§ WORK REQUIRED: What you give back must match the records below word for word.

■ ■ ■ ■

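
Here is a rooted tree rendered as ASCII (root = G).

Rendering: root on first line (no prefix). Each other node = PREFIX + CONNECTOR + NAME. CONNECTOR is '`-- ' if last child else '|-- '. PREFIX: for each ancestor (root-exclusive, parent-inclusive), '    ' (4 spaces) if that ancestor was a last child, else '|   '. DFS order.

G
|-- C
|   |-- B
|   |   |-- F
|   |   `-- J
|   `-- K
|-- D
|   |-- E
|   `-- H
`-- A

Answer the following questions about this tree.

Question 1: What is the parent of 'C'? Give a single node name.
Scan adjacency: C appears as child of G

Answer: G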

■ ■ ■ ■

§ ANSWER AREA:
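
Here is a rooted tree rendered as ASCII (root = G).

Rendering: root on first line (no prefix). Each other node = PREFIX + CONNECTOR + NAME. CONNECTOR is '`-- ' if last child else '|-- '. PREFIX: for each ancestor (root-exclusive, parent-inclusive), '    ' (4 spaces) if that ancestor was a last child, else '|   '. DFS order.

G
|-- C
|   |-- B
|   |   |-- F
|   |   `-- J
|   `-- K
|-- D
|   |-- E
|   `-- H
`-- A

Answer the following questions about this tree.

Question 1: What is the parent of 'C'? Give a single node name.
Scan adjacency: C appears as child of G

Answer: G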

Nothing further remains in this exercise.